From the line containing "A limestone bed has strike due southwest" onward, retype each line of the entries below exactly, last line included.

*** Provided material Section Begins ***

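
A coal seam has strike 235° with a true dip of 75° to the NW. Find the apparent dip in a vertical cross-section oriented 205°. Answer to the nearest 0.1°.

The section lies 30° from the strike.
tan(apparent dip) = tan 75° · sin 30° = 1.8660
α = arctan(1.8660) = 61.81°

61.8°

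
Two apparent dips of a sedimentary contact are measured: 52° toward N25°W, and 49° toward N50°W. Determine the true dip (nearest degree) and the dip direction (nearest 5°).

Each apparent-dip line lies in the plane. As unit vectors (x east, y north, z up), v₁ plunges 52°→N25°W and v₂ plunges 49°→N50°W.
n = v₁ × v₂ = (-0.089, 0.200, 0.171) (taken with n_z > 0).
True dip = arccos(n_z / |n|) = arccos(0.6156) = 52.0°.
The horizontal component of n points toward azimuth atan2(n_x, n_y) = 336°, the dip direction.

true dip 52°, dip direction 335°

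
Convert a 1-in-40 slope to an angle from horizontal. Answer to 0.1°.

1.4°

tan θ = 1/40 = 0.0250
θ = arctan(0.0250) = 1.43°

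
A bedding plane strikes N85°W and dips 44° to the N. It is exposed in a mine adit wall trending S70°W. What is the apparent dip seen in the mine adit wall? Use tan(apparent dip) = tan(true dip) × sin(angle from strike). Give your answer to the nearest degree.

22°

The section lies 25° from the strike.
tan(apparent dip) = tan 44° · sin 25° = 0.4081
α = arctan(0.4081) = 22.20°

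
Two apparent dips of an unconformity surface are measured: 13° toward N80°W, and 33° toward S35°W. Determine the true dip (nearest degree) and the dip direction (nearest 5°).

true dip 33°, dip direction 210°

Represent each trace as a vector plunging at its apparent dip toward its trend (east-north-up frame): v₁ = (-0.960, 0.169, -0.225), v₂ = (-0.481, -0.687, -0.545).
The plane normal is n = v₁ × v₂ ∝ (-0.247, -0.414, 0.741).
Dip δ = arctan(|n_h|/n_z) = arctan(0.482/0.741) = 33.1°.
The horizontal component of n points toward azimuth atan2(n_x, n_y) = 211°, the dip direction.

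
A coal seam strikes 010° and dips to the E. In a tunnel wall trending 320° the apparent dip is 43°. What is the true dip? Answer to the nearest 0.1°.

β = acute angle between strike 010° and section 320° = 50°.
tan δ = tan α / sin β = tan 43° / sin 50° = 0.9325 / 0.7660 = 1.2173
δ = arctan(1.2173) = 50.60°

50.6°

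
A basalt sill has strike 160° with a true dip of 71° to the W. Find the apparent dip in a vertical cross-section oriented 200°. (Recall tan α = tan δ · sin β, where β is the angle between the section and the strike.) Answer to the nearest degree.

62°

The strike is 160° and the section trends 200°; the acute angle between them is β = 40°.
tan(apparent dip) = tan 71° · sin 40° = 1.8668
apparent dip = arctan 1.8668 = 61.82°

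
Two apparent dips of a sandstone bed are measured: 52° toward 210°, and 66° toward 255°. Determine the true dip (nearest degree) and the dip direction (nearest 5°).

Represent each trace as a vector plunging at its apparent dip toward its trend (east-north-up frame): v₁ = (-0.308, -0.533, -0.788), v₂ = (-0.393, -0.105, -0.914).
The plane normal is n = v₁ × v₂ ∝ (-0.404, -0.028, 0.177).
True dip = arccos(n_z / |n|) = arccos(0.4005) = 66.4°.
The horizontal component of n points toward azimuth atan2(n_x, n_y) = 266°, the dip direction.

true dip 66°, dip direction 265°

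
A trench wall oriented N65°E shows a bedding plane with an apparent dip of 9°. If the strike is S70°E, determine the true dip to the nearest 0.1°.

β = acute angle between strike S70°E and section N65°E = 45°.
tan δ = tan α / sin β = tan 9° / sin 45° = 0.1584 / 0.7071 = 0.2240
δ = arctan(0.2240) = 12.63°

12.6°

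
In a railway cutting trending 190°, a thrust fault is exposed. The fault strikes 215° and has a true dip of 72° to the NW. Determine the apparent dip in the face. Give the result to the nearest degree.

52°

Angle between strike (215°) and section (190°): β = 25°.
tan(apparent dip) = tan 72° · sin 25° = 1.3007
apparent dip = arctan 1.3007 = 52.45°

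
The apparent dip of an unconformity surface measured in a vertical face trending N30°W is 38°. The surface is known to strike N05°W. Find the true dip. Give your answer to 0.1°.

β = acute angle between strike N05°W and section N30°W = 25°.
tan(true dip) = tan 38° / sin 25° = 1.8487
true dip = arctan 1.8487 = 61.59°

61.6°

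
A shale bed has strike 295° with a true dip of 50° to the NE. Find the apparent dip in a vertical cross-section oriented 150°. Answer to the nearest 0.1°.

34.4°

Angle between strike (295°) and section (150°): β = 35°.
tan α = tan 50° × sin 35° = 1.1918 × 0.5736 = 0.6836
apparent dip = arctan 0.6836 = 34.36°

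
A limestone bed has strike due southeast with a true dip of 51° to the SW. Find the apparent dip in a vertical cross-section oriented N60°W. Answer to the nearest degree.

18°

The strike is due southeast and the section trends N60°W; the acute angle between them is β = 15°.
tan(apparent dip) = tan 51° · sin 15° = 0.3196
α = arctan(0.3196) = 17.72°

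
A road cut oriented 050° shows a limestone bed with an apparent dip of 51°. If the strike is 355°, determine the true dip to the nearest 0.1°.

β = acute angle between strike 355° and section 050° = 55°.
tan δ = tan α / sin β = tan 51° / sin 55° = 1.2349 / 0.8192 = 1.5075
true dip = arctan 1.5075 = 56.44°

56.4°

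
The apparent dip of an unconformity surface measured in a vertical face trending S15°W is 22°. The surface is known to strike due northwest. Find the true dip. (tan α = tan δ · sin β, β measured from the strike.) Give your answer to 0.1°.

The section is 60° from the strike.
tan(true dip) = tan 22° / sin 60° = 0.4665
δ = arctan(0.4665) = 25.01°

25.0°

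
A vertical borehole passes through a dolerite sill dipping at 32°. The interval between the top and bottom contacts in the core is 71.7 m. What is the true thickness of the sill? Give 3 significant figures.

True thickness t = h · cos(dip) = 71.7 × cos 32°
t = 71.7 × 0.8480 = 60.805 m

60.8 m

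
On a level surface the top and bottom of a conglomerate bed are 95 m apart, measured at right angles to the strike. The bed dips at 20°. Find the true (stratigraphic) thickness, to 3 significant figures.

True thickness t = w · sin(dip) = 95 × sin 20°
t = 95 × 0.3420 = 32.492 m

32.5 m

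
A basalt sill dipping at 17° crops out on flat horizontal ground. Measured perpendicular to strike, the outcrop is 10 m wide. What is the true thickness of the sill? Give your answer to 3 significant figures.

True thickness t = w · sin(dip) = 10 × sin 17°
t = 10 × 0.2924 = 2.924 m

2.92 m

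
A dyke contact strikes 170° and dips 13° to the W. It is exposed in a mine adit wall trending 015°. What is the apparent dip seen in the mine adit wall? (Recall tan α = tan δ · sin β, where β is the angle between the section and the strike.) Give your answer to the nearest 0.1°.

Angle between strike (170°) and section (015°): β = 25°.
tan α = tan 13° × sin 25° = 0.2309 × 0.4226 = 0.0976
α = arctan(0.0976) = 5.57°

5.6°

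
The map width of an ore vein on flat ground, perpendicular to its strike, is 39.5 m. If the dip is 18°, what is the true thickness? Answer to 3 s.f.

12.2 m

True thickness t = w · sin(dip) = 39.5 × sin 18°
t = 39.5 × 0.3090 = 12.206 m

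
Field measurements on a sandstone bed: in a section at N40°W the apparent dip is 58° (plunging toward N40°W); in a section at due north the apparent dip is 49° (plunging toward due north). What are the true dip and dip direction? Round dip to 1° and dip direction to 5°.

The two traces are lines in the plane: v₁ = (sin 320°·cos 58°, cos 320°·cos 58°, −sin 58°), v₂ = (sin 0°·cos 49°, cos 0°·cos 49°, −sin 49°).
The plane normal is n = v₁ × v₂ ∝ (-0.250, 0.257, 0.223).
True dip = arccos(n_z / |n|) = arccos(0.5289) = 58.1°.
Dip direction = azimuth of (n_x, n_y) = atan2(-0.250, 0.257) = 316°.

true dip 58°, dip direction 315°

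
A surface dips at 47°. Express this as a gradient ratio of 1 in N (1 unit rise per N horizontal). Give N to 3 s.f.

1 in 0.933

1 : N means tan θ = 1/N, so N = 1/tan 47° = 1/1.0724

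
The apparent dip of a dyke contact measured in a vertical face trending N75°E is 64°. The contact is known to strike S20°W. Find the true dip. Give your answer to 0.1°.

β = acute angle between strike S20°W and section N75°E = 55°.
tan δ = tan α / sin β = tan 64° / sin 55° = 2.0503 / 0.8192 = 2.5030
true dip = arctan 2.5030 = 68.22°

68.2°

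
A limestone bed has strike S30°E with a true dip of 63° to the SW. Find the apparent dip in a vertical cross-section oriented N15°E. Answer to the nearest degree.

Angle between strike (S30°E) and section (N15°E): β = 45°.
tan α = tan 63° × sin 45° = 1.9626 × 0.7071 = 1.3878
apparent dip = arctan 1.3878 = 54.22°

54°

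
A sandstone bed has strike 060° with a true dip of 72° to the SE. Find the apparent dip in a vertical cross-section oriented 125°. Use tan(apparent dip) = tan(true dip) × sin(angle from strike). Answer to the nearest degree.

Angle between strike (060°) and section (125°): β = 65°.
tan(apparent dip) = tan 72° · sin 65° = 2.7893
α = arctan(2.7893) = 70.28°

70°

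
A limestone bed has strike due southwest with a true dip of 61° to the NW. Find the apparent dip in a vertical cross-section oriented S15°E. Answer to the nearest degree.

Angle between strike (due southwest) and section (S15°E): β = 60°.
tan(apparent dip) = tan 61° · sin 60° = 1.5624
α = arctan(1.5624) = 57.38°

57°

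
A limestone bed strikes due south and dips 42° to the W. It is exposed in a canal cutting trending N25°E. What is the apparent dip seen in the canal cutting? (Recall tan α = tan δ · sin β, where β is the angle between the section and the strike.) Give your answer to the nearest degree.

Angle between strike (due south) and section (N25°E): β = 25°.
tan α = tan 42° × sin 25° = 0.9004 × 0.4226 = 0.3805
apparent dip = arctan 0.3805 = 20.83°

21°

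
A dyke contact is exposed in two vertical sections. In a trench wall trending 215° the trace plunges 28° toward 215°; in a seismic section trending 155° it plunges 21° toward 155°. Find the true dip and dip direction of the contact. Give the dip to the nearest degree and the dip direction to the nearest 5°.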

*** Provided material Section Ends ***

• Response for this exercise
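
A limestone bed has strike due southwest with a true dip of 61° to the NW. Find the apparent dip in a vertical cross-section oriented S15°E. Answer to the nearest degree.

Angle between strike (due southwest) and section (S15°E): β = 60°.
tan(apparent dip) = tan 61° · sin 60° = 1.5624
α = arctan(1.5624) = 57.38°

57°

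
A limestone bed strikes due south and dips 42° to the W. It is exposed in a canal cutting trending N25°E. What is the apparent dip seen in the canal cutting? (Recall tan α = tan δ · sin β, where β is the angle between the section and the strike.) Give your answer to the nearest degree.

Angle between strike (due south) and section (N25°E): β = 25°.
tan α = tan 42° × sin 25° = 0.9004 × 0.4226 = 0.3805
apparent dip = arctan 0.3805 = 20.83°

21°

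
A dyke contact is exposed in two vertical sections. In a trench wall trending 215° the trace plunges 28° toward 215°; in a seismic section trending 155° it plunges 21° toward 155°. Find the true dip and dip direction of the contact. Give the dip to the nearest degree and the dip direction to the nearest 5°.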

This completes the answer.